▶ _PROBLEM TO WORK ON_
Every entry below should be printed again exactly as it reads.

▶ _Extracted data entries_
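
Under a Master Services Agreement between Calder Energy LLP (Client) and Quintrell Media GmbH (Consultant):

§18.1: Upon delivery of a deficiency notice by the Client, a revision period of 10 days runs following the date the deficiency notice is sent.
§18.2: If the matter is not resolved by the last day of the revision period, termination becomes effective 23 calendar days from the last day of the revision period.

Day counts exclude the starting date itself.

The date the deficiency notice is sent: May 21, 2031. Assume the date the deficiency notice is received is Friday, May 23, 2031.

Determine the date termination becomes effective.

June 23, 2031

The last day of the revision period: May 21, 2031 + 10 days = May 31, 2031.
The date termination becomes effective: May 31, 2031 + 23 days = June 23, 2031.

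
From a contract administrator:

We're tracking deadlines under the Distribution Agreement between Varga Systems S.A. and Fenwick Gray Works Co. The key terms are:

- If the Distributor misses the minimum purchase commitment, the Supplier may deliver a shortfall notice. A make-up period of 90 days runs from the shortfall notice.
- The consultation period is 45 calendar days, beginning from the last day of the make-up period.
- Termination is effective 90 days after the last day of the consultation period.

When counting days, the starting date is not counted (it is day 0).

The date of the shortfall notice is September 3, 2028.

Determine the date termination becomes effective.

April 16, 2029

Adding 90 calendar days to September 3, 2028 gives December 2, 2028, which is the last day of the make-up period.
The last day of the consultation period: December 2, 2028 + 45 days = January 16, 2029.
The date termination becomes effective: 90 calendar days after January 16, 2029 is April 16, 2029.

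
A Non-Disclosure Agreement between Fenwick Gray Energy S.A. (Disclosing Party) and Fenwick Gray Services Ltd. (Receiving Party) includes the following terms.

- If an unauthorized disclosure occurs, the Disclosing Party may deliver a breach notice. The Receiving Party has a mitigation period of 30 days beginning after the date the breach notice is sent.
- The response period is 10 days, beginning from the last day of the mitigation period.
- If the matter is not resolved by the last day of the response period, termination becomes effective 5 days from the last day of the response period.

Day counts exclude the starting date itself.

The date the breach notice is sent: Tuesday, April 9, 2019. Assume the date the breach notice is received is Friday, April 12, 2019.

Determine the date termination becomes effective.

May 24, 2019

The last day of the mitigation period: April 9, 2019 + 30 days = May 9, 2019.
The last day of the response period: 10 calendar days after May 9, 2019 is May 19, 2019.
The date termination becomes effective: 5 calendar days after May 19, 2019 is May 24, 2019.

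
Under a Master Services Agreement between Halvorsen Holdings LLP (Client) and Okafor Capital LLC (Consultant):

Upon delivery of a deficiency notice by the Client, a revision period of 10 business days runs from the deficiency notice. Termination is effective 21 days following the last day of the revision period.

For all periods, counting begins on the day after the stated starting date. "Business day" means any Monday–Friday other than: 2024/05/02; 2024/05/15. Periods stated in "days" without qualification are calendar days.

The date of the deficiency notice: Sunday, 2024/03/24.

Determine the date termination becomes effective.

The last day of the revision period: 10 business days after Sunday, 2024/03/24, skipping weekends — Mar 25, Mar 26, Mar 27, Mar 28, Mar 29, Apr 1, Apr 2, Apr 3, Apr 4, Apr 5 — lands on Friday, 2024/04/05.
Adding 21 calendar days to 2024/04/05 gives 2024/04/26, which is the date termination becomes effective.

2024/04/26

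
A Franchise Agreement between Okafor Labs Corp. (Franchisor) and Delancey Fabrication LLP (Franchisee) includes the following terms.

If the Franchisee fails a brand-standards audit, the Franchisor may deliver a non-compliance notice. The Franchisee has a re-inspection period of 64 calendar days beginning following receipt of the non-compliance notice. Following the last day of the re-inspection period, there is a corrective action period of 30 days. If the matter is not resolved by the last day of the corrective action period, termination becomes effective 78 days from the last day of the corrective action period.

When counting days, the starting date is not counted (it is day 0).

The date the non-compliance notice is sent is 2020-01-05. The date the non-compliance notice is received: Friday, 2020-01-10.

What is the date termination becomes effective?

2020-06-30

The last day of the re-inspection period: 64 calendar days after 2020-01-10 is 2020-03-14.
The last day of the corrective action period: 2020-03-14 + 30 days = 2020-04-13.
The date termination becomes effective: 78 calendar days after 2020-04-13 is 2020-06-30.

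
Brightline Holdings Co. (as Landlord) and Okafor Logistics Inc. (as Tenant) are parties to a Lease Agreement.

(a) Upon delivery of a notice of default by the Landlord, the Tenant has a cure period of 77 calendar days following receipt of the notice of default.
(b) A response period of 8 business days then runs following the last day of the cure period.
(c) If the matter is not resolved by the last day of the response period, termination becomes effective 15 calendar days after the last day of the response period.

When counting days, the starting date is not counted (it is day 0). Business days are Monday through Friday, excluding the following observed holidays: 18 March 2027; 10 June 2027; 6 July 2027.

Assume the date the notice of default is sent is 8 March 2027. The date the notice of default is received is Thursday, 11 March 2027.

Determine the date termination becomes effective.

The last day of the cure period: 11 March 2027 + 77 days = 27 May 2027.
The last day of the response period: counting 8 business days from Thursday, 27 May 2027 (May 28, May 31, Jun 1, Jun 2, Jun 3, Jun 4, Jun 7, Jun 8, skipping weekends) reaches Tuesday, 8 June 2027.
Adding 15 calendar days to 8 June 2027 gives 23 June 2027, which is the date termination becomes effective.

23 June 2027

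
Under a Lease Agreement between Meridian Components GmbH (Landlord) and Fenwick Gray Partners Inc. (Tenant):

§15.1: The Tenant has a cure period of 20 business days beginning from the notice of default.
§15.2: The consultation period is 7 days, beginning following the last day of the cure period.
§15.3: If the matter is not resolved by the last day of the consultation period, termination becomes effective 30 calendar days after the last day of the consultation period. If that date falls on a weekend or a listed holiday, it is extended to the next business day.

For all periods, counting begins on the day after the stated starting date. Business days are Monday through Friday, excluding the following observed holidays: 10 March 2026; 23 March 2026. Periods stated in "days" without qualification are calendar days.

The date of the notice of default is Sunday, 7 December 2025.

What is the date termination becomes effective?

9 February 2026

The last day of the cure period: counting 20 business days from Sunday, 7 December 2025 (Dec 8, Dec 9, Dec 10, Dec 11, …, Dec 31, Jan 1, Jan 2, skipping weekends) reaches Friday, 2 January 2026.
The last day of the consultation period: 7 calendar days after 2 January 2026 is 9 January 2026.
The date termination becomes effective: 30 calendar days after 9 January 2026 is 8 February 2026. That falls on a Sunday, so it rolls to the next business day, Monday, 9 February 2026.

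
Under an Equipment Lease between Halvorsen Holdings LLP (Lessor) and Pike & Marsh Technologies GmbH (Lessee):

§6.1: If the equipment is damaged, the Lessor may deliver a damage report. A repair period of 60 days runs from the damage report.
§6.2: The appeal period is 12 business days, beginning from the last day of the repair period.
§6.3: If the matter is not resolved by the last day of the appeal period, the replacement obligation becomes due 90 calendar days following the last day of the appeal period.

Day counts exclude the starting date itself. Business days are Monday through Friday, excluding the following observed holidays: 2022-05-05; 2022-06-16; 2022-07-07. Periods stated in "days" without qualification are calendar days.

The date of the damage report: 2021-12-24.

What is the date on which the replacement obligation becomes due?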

▶ _REPLY_
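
Under a Master Services Agreement between Calder Energy LLP (Client) and Quintrell Media GmbH (Consultant):

§18.1: Upon delivery of a deficiency notice by the Client, a revision period of 10 days runs following the date the deficiency notice is sent.
§18.2: If the matter is not resolved by the last day of the revision period, termination becomes effective 23 calendar days from the last day of the revision period.

Day counts exclude the starting date itself.

The date the deficiency notice is sent: May 21, 2031. Assume the date the deficiency notice is received is Friday, May 23, 2031.

Determine the date termination becomes effective.

June 23, 2031

The last day of the revision period: May 21, 2031 + 10 days = May 31, 2031.
The date termination becomes effective: May 31, 2031 + 23 days = June 23, 2031.

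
From a contract administrator:

We're tracking deadlines under the Distribution Agreement between Varga Systems S.A. and Fenwick Gray Works Co. The key terms are:

- If the Distributor misses the minimum purchase commitment, the Supplier may deliver a shortfall notice. A make-up period of 90 days runs from the shortfall notice.
- The consultation period is 45 calendar days, beginning from the last day of the make-up period.
- Termination is effective 90 days after the last day of the consultation period.

When counting days, the starting date is not counted (it is day 0).

The date of the shortfall notice is September 3, 2028.

Determine the date termination becomes effective.

April 16, 2029

Adding 90 calendar days to September 3, 2028 gives December 2, 2028, which is the last day of the make-up period.
The last day of the consultation period: December 2, 2028 + 45 days = January 16, 2029.
The date termination becomes effective: 90 calendar days after January 16, 2029 is April 16, 2029.

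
A Non-Disclosure Agreement between Fenwick Gray Energy S.A. (Disclosing Party) and Fenwick Gray Services Ltd. (Receiving Party) includes the following terms.

- If an unauthorized disclosure occurs, the Disclosing Party may deliver a breach notice. The Receiving Party has a mitigation period of 30 days beginning after the date the breach notice is sent.
- The response period is 10 days, beginning from the last day of the mitigation period.
- If the matter is not resolved by the last day of the response period, termination becomes effective 5 days from the last day of the response period.

Day counts exclude the starting date itself.

The date the breach notice is sent: Tuesday, April 9, 2019. Assume the date the breach notice is received is Friday, April 12, 2019.

Determine the date termination becomes effective.

May 24, 2019

The last day of the mitigation period: April 9, 2019 + 30 days = May 9, 2019.
The last day of the response period: 10 calendar days after May 9, 2019 is May 19, 2019.
The date termination becomes effective: 5 calendar days after May 19, 2019 is May 24, 2019.

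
Under a Master Services Agreement between Halvorsen Holdings LLP (Client) and Okafor Capital LLC (Consultant):

Upon delivery of a deficiency notice by the Client, a revision period of 10 business days runs from the deficiency notice. Termination is effective 21 days following the last day of the revision period.

For all periods, counting begins on the day after the stated starting date. "Business day" means any Monday–Friday other than: 2024/05/02; 2024/05/15. Periods stated in "days" without qualification are calendar days.

The date of the deficiency notice: Sunday, 2024/03/24.

Determine the date termination becomes effective.

The last day of the revision period: 10 business days after Sunday, 2024/03/24, skipping weekends — Mar 25, Mar 26, Mar 27, Mar 28, Mar 29, Apr 1, Apr 2, Apr 3, Apr 4, Apr 5 — lands on Friday, 2024/04/05.
Adding 21 calendar days to 2024/04/05 gives 2024/04/26, which is the date termination becomes effective.

2024/04/26

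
A Franchise Agreement between Okafor Labs Corp. (Franchisor) and Delancey Fabrication LLP (Franchisee) includes the following terms.

If the Franchisee fails a brand-standards audit, the Franchisor may deliver a non-compliance notice. The Franchisee has a re-inspection period of 64 calendar days beginning following receipt of the non-compliance notice. Following the last day of the re-inspection period, there is a corrective action period of 30 days. If the matter is not resolved by the last day of the corrective action period, termination becomes effective 78 days from the last day of the corrective action period.

When counting days, the starting date is not counted (it is day 0).

The date the non-compliance notice is sent is 2020-01-05. The date the non-compliance notice is received: Friday, 2020-01-10.

What is the date termination becomes effective?

2020-06-30

The last day of the re-inspection period: 64 calendar days after 2020-01-10 is 2020-03-14.
The last day of the corrective action period: 2020-03-14 + 30 days = 2020-04-13.
The date termination becomes effective: 78 calendar days after 2020-04-13 is 2020-06-30.

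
Brightline Holdings Co. (as Landlord) and Okafor Logistics Inc. (as Tenant) are parties to a Lease Agreement.

(a) Upon delivery of a notice of default by the Landlord, the Tenant has a cure period of 77 calendar days following receipt of the notice of default.
(b) A response period of 8 business days then runs following the last day of the cure period.
(c) If the matter is not resolved by the last day of the response period, termination becomes effective 15 calendar days after the last day of the response period.

When counting days, the starting date is not counted (it is day 0). Business days are Monday through Friday, excluding the following observed holidays: 18 March 2027; 10 June 2027; 6 July 2027.

Assume the date the notice of default is sent is 8 March 2027. The date the notice of default is received is Thursday, 11 March 2027.

Determine the date termination becomes effective.

The last day of the cure period: 11 March 2027 + 77 days = 27 May 2027.
The last day of the response period: counting 8 business days from Thursday, 27 May 2027 (May 28, May 31, Jun 1, Jun 2, Jun 3, Jun 4, Jun 7, Jun 8, skipping weekends) reaches Tuesday, 8 June 2027.
Adding 15 calendar days to 8 June 2027 gives 23 June 2027, which is the date termination becomes effective.

23 June 2027

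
Under a Lease Agreement between Meridian Components GmbH (Landlord) and Fenwick Gray Partners Inc. (Tenant):

§15.1: The Tenant has a cure period of 20 business days beginning from the notice of default.
§15.2: The consultation period is 7 days, beginning following the last day of the cure period.
§15.3: If the matter is not resolved by the last day of the consultation period, termination becomes effective 30 calendar days after the last day of the consultation period. If that date falls on a weekend or a listed holiday, it is extended to the next business day.

For all periods, counting begins on the day after the stated starting date. Business days are Monday through Friday, excluding the following observed holidays: 10 March 2026; 23 March 2026. Periods stated in "days" without qualification are calendar days.

The date of the notice of default is Sunday, 7 December 2025.

What is the date termination becomes effective?

9 February 2026

The last day of the cure period: counting 20 business days from Sunday, 7 December 2025 (Dec 8, Dec 9, Dec 10, Dec 11, …, Dec 31, Jan 1, Jan 2, skipping weekends) reaches Friday, 2 January 2026.
The last day of the consultation period: 7 calendar days after 2 January 2026 is 9 January 2026.
The date termination becomes effective: 30 calendar days after 9 January 2026 is 8 February 2026. That falls on a Sunday, so it rolls to the next business day, Monday, 9 February 2026.

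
Under an Equipment Lease between Halvorsen Holdings LLP (Lessor) and Pike & Marsh Technologies GmbH (Lessee):

§6.1: If the equipment is damaged, the Lessor may deliver a damage report. A repair period of 60 days runs from the damage report.
§6.2: The appeal period is 12 business days, beginning from the last day of the repair period.
§6.3: If the matter is not resolved by the last day of the appeal period, the replacement obligation becomes due 90 calendar days following the last day of the appeal period.

Day counts exclude the starting date itself. Business days are Monday through Friday, excluding the following observed holidays: 2022-05-05; 2022-06-16; 2022-07-07. Periods stated in "days" without qualification are calendar days.

The date of the damage report: 2021-12-24.

What is the date on which the replacement obligation becomes due?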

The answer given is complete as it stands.